PROBLEM REQUIREMENTS
Using the listing below, print exactly everything from the line with "A force of 123.9" down to the line with "Acceleration: a = -1.996 m/s²", both included, and nothing more.

*** DATA IN THIS EXERCISE

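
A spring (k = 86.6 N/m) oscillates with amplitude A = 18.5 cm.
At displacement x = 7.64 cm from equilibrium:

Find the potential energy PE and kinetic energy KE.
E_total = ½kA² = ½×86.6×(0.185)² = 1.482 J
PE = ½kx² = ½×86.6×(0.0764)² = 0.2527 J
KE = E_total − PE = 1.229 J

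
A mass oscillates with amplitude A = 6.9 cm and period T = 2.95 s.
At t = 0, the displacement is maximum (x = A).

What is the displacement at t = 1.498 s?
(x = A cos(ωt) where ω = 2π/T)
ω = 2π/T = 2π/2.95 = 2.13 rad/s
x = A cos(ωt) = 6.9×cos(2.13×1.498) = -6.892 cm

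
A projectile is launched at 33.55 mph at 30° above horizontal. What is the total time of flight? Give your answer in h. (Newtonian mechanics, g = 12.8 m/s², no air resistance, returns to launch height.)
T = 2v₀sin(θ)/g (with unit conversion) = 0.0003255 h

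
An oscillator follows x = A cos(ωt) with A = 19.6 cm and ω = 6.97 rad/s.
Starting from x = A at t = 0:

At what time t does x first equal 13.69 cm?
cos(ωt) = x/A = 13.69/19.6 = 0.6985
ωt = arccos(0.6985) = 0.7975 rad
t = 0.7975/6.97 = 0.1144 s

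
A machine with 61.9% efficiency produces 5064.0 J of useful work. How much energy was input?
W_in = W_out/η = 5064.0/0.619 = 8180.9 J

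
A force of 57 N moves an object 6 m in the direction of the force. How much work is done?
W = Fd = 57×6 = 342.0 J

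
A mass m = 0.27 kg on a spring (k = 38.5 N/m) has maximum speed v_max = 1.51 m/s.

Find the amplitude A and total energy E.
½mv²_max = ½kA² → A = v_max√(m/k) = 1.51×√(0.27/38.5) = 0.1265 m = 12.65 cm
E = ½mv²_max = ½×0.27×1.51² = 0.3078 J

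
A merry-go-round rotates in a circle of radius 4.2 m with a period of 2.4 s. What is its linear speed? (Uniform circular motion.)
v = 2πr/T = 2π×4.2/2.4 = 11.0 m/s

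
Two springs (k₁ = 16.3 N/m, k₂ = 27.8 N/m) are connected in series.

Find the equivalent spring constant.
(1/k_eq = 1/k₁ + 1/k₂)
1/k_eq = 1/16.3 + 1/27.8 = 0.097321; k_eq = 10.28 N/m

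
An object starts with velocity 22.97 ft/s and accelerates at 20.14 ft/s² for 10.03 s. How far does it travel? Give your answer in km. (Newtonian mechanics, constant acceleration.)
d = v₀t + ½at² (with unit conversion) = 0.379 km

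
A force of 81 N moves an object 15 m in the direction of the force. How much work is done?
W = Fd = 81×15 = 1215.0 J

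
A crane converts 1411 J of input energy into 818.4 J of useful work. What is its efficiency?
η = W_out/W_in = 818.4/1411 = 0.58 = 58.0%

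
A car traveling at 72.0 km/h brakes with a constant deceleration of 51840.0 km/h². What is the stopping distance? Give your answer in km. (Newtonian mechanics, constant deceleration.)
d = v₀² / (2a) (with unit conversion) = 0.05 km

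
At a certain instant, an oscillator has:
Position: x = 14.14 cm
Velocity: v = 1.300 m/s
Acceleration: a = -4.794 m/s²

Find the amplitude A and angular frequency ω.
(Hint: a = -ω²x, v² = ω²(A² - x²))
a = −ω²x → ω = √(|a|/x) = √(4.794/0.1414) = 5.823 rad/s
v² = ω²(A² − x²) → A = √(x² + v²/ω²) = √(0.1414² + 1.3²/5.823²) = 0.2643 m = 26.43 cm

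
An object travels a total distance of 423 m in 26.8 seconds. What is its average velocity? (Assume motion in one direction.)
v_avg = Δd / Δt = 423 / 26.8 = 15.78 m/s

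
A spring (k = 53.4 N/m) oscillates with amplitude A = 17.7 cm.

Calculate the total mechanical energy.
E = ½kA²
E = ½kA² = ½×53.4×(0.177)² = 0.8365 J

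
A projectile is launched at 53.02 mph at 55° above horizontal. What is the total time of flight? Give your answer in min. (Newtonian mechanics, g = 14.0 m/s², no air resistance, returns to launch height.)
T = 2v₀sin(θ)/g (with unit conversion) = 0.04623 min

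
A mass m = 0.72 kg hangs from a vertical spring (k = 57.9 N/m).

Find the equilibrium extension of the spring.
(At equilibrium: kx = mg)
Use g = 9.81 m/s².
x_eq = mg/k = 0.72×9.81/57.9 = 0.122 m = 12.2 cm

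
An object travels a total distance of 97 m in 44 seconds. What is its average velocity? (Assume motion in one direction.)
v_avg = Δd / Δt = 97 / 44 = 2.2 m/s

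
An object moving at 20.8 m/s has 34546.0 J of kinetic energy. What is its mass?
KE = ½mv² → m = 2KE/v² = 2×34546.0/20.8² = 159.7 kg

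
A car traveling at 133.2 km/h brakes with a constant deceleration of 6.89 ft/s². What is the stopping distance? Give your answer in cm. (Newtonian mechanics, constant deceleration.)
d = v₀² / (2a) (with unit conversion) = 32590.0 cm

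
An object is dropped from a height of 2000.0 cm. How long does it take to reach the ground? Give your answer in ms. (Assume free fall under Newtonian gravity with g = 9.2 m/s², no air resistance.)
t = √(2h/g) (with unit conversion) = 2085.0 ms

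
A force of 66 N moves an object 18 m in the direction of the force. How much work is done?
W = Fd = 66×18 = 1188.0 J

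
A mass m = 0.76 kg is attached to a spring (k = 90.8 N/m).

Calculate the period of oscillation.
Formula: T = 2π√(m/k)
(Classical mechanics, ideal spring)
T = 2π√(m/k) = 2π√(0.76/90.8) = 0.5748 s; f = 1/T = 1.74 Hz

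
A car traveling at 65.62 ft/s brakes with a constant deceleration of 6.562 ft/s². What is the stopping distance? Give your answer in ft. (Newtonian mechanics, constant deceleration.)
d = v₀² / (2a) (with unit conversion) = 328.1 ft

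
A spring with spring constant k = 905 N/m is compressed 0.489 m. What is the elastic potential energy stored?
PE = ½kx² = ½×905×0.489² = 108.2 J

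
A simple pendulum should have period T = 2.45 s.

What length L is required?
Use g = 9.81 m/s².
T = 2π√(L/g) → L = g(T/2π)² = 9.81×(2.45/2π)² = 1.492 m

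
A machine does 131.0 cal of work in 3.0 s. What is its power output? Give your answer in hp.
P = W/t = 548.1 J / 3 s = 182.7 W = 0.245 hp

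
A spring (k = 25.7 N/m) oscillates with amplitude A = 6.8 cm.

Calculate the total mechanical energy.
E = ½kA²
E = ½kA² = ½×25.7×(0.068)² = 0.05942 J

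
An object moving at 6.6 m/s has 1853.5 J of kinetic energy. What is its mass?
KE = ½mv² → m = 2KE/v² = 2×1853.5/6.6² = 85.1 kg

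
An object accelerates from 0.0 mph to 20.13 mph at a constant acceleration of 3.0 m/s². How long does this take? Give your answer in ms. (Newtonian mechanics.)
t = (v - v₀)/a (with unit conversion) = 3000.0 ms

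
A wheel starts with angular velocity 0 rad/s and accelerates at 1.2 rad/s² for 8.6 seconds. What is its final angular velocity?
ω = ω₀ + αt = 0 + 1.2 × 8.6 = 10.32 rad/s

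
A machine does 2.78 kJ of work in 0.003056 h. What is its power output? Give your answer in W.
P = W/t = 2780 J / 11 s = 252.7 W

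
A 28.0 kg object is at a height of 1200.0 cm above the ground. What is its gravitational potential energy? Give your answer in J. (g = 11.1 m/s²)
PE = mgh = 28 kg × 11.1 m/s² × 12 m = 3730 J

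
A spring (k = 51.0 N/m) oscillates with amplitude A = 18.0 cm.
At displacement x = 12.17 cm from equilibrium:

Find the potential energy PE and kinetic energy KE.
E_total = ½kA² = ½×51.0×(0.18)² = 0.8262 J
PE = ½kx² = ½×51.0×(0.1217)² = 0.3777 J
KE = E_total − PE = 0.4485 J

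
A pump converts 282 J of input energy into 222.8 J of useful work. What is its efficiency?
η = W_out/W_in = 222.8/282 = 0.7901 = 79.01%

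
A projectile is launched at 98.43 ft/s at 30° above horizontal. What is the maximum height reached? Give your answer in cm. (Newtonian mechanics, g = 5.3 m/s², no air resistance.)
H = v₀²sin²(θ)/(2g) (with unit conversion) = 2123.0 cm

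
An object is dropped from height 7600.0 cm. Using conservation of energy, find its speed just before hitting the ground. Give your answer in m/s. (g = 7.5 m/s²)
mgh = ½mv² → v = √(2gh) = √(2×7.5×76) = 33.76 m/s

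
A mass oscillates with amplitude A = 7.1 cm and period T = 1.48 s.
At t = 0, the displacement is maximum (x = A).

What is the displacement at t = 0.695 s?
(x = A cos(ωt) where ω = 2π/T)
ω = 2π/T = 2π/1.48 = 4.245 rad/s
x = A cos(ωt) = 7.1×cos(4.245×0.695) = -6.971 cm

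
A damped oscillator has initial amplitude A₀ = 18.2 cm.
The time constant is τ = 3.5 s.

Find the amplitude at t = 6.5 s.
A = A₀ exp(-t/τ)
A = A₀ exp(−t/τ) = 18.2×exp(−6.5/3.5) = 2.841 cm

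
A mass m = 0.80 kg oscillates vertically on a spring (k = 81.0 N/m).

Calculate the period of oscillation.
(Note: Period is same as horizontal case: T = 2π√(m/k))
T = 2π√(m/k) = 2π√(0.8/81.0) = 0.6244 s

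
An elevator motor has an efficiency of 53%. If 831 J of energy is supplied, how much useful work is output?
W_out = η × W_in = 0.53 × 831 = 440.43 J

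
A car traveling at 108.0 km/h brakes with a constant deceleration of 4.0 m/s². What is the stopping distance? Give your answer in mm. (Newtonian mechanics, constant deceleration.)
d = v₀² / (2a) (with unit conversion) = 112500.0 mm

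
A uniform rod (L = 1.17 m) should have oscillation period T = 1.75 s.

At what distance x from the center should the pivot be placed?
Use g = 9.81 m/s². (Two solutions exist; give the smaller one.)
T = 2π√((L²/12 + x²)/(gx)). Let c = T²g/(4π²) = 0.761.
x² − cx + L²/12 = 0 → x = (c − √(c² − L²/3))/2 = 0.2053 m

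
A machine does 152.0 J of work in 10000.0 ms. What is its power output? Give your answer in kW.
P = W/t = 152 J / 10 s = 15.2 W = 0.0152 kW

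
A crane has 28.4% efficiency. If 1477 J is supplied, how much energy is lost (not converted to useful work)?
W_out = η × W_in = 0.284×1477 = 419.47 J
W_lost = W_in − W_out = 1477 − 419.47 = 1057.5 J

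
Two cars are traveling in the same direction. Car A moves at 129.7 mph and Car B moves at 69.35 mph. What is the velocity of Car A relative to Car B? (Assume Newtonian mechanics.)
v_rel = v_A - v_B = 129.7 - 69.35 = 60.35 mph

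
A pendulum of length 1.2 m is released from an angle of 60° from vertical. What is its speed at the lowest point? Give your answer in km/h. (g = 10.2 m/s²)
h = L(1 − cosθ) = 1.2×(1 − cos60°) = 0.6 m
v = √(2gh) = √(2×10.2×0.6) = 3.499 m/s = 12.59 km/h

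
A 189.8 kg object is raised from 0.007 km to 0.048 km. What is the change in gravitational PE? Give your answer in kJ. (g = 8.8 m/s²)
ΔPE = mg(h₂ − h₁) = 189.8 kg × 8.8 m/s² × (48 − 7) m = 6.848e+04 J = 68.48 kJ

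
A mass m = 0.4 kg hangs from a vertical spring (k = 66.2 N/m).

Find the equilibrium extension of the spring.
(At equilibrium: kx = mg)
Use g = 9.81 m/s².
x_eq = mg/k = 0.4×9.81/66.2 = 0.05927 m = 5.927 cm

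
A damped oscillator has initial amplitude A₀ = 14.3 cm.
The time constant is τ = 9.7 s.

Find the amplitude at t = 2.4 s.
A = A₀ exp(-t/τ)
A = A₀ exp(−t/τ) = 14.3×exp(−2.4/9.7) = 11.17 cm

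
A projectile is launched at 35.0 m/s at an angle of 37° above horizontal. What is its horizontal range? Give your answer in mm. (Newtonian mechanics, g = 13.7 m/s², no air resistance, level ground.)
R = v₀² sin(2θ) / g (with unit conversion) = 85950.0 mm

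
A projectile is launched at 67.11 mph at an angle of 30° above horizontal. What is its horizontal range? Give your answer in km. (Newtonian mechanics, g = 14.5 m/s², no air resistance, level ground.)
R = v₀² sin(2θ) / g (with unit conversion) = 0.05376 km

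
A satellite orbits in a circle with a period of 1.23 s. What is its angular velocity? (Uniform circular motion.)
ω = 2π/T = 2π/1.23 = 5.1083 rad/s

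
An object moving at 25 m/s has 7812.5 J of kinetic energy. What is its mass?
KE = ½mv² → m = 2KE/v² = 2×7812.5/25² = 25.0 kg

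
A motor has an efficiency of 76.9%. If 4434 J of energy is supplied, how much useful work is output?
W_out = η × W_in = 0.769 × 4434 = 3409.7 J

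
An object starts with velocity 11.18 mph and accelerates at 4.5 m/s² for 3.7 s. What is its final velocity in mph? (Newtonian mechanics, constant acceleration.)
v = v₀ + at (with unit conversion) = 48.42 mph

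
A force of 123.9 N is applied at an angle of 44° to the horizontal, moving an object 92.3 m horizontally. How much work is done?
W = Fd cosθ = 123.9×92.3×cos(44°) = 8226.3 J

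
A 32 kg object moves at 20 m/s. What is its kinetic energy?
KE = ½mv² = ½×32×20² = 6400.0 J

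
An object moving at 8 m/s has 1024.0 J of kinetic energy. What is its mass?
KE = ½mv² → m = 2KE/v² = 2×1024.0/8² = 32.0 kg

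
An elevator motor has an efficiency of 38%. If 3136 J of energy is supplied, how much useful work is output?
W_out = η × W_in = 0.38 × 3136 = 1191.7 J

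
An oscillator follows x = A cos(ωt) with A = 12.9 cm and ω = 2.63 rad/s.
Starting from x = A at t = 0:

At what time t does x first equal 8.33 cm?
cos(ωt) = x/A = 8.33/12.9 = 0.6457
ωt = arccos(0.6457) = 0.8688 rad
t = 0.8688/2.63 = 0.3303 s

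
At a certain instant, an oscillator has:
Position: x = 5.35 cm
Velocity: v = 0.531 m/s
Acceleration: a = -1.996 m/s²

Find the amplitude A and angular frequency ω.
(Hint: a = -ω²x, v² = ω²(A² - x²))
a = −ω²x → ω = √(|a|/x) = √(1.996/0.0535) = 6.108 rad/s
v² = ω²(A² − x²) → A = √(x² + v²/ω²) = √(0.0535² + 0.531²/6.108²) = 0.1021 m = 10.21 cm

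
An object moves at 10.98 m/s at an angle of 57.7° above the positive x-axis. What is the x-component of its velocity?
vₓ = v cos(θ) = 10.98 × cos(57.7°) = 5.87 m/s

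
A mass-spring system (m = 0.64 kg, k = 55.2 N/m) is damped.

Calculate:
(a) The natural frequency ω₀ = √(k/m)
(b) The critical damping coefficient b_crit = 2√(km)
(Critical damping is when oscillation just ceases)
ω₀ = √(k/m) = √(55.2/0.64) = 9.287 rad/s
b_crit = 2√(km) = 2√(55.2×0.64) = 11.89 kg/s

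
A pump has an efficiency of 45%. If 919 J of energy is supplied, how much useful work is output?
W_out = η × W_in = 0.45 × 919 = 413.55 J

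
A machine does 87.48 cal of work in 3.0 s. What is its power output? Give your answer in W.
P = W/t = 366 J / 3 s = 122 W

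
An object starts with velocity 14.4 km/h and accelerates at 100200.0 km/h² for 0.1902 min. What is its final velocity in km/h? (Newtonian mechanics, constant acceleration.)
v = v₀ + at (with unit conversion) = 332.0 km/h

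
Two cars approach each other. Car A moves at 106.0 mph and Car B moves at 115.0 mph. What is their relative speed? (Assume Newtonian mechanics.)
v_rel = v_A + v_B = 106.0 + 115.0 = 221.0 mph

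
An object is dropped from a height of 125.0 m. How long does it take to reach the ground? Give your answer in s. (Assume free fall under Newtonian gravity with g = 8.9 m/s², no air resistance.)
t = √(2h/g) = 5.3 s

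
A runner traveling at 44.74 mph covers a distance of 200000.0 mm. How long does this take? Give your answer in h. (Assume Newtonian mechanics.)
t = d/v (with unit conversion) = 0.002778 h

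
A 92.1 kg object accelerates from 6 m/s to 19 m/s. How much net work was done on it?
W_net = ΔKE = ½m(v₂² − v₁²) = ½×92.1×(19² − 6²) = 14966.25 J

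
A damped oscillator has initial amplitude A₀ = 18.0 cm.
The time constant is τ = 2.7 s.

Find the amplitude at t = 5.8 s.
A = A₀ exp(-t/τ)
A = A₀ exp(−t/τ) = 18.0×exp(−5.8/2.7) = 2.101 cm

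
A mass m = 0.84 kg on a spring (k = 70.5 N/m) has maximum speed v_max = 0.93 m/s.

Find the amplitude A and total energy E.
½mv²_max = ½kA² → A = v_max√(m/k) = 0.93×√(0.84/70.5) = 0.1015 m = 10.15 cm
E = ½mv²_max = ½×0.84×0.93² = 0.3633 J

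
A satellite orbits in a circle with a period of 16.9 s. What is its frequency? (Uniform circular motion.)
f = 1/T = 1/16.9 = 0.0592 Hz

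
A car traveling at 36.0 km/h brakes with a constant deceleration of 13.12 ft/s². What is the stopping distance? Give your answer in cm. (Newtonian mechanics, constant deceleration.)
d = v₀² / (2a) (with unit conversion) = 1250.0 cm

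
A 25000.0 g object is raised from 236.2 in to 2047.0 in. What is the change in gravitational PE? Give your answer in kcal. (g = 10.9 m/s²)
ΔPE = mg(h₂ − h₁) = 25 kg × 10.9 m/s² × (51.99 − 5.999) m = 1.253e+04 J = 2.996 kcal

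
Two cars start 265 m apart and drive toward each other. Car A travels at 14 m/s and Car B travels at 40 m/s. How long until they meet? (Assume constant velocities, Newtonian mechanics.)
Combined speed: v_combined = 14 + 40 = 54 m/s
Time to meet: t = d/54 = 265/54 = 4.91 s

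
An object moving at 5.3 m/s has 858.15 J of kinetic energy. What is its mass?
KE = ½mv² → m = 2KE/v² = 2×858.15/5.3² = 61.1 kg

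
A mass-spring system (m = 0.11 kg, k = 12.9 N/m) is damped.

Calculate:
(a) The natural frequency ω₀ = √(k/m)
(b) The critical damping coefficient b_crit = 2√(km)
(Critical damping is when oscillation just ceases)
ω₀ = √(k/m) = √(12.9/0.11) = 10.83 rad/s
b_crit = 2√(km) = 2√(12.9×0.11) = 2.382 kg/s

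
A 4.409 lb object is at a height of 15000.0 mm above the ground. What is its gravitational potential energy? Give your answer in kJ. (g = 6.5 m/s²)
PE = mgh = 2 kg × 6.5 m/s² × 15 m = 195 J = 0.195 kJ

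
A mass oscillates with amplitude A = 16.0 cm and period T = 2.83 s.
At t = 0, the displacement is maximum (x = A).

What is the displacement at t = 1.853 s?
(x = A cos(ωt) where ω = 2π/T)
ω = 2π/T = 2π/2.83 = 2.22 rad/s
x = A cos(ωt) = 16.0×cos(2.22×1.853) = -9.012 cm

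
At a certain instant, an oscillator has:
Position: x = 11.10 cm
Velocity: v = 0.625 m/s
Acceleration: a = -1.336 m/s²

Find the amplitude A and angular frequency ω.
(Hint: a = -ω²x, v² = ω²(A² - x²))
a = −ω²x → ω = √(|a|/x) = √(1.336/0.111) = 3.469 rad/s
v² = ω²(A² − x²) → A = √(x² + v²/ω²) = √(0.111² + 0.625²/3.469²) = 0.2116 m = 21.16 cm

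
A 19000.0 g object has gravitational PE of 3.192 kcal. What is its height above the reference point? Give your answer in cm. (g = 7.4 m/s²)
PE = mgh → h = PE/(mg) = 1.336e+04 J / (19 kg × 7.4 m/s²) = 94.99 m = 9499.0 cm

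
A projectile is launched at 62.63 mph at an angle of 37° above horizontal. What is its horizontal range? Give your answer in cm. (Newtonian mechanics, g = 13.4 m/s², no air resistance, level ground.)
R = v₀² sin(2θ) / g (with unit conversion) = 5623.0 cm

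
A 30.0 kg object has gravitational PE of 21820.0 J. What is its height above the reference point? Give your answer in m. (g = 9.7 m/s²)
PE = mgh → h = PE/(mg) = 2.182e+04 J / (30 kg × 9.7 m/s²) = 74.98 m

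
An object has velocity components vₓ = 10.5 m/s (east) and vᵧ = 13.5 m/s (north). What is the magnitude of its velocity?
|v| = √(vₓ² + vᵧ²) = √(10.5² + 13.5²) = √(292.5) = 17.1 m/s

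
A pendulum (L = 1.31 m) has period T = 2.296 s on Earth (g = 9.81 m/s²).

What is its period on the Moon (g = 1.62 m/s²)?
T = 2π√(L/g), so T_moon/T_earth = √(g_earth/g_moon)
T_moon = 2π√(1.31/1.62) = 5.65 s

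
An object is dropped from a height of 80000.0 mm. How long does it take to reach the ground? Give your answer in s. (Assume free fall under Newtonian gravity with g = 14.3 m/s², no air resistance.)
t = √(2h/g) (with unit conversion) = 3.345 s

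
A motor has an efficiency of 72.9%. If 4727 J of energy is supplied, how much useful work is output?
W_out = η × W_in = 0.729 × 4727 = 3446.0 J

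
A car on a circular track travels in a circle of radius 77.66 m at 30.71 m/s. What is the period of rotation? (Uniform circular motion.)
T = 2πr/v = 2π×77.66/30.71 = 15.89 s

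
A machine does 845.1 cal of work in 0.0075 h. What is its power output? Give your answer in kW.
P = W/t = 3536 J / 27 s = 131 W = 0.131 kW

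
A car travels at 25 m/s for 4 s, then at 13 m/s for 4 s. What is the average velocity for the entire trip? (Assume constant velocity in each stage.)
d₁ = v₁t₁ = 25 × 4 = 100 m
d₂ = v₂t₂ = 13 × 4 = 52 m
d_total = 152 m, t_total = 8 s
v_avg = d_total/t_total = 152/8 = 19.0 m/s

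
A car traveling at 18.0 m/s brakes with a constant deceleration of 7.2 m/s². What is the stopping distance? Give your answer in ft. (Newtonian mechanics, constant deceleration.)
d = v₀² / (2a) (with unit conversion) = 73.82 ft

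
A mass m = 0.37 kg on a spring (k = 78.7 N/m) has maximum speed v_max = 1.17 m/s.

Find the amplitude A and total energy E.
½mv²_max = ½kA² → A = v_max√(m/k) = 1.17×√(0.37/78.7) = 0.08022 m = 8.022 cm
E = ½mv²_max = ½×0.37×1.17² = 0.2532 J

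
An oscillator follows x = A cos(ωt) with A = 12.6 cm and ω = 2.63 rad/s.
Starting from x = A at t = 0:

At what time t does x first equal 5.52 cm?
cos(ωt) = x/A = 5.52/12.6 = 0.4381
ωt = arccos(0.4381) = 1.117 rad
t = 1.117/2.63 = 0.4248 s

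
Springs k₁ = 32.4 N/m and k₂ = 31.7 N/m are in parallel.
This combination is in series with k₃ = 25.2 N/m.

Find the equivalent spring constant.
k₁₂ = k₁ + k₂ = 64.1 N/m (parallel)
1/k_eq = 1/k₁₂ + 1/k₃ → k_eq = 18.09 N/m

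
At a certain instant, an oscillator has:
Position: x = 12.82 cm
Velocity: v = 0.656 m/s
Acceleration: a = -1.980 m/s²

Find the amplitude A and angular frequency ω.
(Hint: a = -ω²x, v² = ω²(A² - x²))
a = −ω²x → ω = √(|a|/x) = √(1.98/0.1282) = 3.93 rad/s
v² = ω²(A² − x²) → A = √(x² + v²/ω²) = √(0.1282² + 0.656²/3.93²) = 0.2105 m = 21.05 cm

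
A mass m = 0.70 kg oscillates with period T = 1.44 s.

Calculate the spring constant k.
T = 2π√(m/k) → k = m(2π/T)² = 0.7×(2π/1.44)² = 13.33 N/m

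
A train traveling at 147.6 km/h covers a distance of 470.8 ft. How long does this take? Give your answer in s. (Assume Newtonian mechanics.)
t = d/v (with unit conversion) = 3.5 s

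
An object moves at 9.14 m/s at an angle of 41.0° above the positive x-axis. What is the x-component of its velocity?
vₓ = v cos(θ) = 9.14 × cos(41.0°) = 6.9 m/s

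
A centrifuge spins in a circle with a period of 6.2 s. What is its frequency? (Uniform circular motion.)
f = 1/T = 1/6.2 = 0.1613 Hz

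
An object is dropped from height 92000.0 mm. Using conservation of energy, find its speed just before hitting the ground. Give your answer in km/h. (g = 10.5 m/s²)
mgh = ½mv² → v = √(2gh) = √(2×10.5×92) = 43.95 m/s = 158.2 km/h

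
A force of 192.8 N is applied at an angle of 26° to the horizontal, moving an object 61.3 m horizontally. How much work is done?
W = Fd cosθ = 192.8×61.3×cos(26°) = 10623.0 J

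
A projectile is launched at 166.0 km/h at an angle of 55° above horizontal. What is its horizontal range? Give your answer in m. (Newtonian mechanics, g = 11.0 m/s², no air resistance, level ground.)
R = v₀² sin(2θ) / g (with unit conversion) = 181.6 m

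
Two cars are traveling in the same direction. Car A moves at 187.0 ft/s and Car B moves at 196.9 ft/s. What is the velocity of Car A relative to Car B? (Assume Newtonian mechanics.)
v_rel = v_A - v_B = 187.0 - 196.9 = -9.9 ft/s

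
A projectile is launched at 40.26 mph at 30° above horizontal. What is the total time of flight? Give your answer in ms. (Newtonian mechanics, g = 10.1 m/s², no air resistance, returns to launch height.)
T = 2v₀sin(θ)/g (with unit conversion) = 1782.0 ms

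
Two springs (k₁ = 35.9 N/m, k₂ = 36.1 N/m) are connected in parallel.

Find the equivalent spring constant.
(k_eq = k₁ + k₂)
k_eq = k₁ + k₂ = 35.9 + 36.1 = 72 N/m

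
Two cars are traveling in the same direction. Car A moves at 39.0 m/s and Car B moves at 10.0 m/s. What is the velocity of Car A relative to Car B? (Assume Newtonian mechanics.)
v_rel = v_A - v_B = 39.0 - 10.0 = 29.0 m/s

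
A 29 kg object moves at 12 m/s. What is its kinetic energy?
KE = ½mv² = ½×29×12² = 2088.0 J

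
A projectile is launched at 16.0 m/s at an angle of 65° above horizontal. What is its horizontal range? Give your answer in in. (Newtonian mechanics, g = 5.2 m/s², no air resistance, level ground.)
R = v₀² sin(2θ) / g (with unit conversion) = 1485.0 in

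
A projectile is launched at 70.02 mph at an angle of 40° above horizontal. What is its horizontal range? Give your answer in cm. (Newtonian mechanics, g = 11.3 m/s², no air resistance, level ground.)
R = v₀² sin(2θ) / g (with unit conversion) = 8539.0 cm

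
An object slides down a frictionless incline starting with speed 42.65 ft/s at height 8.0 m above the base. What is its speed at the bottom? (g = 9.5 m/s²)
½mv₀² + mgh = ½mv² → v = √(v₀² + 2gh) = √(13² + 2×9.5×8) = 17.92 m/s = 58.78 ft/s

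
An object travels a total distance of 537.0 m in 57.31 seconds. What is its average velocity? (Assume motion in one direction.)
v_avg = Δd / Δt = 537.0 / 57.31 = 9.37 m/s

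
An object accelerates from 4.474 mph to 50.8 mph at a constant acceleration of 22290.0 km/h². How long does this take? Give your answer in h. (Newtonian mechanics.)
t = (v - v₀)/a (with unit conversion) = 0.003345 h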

******

COMPLETED TASK
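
A force of 123.9 N is applied at an angle of 44° to the horizontal, moving an object 92.3 m horizontally. How much work is done?
W = Fd cosθ = 123.9×92.3×cos(44°) = 8226.3 J

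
A 32 kg object moves at 20 m/s. What is its kinetic energy?
KE = ½mv² = ½×32×20² = 6400.0 J

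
An object moving at 8 m/s has 1024.0 J of kinetic energy. What is its mass?
KE = ½mv² → m = 2KE/v² = 2×1024.0/8² = 32.0 kg

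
An elevator motor has an efficiency of 38%. If 3136 J of energy is supplied, how much useful work is output?
W_out = η × W_in = 0.38 × 3136 = 1191.7 J

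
An oscillator follows x = A cos(ωt) with A = 12.9 cm and ω = 2.63 rad/s.
Starting from x = A at t = 0:

At what time t does x first equal 8.33 cm?
cos(ωt) = x/A = 8.33/12.9 = 0.6457
ωt = arccos(0.6457) = 0.8688 rad
t = 0.8688/2.63 = 0.3303 s

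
At a certain instant, an oscillator has:
Position: x = 5.35 cm
Velocity: v = 0.531 m/s
Acceleration: a = -1.996 m/s²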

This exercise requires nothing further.